== TRY IT ==
Pull each line with the string "Answer" from the entries.

TASK MATERIAL START

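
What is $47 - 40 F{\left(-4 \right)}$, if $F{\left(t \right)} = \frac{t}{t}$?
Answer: $7$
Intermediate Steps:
$F{\left(t \right)} = 1$
$47 - 40 F{\left(-4 \right)} = 47 - 40 = 7$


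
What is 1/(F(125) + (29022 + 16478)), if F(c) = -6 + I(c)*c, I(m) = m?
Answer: 1/61119 ≈ 1.6362e-5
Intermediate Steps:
F(c) = -6 + c**2 (F(c) = -6 + c*c = -6 + c**2)
1/(F(125) + (29022 + 16478)) = 1/((-6 + 125**2) + (29022 + 16478)) = 1/((-6 + 15625) + 45500) = 1/(15619 + 45500) = 1/61119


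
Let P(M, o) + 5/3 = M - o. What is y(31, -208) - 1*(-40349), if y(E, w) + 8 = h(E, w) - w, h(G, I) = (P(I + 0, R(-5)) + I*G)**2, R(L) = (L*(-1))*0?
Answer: 399285670/9 ≈ 4.4365e+7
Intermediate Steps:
R(L) = 0 (R(L) = -L*0 = 0)
P(M, o) = -5/3 + M - o (P(M, o) = -5/3 + (M - o) = -5/3 + M - o)
h(G, I) = (-5/3 + I + G*I)**2 (h(G, I) = ((-5/3 + (I + 0) - 1*0) + I*G)**2 = ((-5/3 + I + 0) + G*I)**2 = ((-5/3 + I) + G*I)**2 = (-5/3 + I + G*I)**2)
y(E, w) = -8 - w + (-5 + 3*w + 3*E*w)**2/9 (y(E, w) = -8 + ((-5 + 3*w + 3*E*w)**2/9 - w) = -8 + (-w + (-5 + 3*w + 3*E*w)**2/9) = -8 - w + (-5 + 3*w + 3*E*w)**2/9)
y(31, -208) - 1*(-40349) = (-8 - 1*(-208) + (-5 + 3*(-208) + 3*31*(-208))**2/9) - 1*(-40349) = (-8 + 208 + (-5 - 624 - 19344)**2/9) + 40349 = (-8 + 208 + (1/9)*(-19973)**2) + 40349 = (-8 + 208 + (1/9)*398920729) + 40349 = (-8 + 208 + 398920729/9) + 40349 = 398922529/9 + 40349 = 399285670/9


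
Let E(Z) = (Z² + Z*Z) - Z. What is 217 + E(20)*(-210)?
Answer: -163583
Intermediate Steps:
E(Z) = -Z + 2*Z² (E(Z) = (Z² + Z²) - Z = 2*Z² - Z = -Z + 2*Z²)
217 + E(20)*(-210) = 217 + (20*(-1 + 2*20))*(-210) = 217 + (20*(-1 + 40))*(-210) = 217 + (20*39)*(-210) = 217 + 780*(-210) = 217 - 163800 = -163583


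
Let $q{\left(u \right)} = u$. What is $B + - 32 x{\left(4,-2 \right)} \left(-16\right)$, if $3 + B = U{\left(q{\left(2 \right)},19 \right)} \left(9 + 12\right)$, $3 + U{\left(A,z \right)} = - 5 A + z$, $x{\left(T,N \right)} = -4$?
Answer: $-1925$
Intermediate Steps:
$U{\left(A,z \right)} = -3 + z - 5 A$ ($U{\left(A,z \right)} = -3 - \left(- z + 5 A\right) = -3 + z - 5 A$)
$B = 123$ ($B = -3 + \left(-3 + 19 - 10\right) \left(9 + 12\right) = -3 + \left(-3 + 19 - 10\right) 21 = -3 + 6 \cdot 21 = -3 + 126 = 123$)
$B + - 32 x{\left(4,-2 \right)} \left(-16\right) = 123 + \left(-32\right) \left(-4\right) \left(-16\right) = 123 + 128 \left(-16\right) = 123 - 2048 = -1925$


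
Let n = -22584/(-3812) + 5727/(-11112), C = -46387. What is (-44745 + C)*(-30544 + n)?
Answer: 2455974105402243/882478 ≈ 2.7830e+9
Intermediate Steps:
n = 19093507/3529912 (n = -22584*(-1/3812) + 5727*(-1/11112) = 5646/953 - 1909/3704 = 19093507/3529912 ≈ 5.4091)
(-44745 + C)*(-30544 + n) = (-44745 - 46387)*(-30544 + 19093507/3529912) = -91132*(-107798538621/3529912) = 2455974105402243/882478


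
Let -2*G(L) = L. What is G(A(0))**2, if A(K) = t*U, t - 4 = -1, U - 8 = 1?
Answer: 729/4 ≈ 182.25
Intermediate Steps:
U = 9 (U = 8 + 1 = 9)
t = 3 (t = 4 - 1 = 3)
A(K) = 27 (A(K) = 3*9 = 27)
G(L) = -L/2
G(A(0))**2 = (-1/2*27)**2 = (-27/2)**2 = 729/4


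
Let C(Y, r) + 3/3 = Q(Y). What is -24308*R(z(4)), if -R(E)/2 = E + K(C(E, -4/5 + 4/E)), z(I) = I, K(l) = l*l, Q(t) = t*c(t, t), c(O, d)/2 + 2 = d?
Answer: 11133064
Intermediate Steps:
c(O, d) = -4 + 2*d
Q(t) = t*(-4 + 2*t)
C(Y, r) = -1 + 2*Y*(-2 + Y)
K(l) = l²
R(E) = -2*E - 2*(-1 + 2*E*(-2 + E))² (R(E) = -2*(E + (-1 + 2*E*(-2 + E))²) = -2*E - 2*(-1 + 2*E*(-2 + E))²)
-24308*R(z(4)) = -24308*(-2*4 - 2*(-1 + 2*4*(-2 + 4))²) = -24308*(-8 - 2*(-1 + 2*4*2)²) = -24308*(-8 - 2*(-1 + 16)²) = -24308*(-8 - 2*15²) = -24308*(-8 - 2*225) = -24308*(-8 - 450) = -24308*(-458) = 11133064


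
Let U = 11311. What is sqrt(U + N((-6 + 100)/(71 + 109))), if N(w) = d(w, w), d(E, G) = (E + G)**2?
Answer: 2*sqrt(5726746)/45 ≈ 106.36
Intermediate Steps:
N(w) = 4*w**2 (N(w) = (w + w)**2 = (2*w)**2 = 4*w**2)
sqrt(U + N((-6 + 100)/(71 + 109))) = sqrt(11311 + 4*((-6 + 100)/(71 + 109))**2) = sqrt(11311 + 4*(94/180)**2) = sqrt(11311 + 4*(94*(1/180))**2) = sqrt(11311 + 4*(47/90)**2) = sqrt(11311 + 4*(2209/8100)) = sqrt(11311 + 2209/2025) = sqrt(22906984/2025) = 2*sqrt(5726746)/45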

TASK MATERIAL END

== FINISHED EXERCISE ==
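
Answer: $7$
Answer: 1/61119 ≈ 1.6362e-5
Answer: 399285670/9 ≈ 4.4365e+7
Answer: -163583
Answer: $-1925$
Answer: 2455974105402243/882478 ≈ 2.7830e+9
Answer: 729/4 ≈ 182.25
Answer: 11133064
Answer: 2*sqrt(5726746)/45 ≈ 106.36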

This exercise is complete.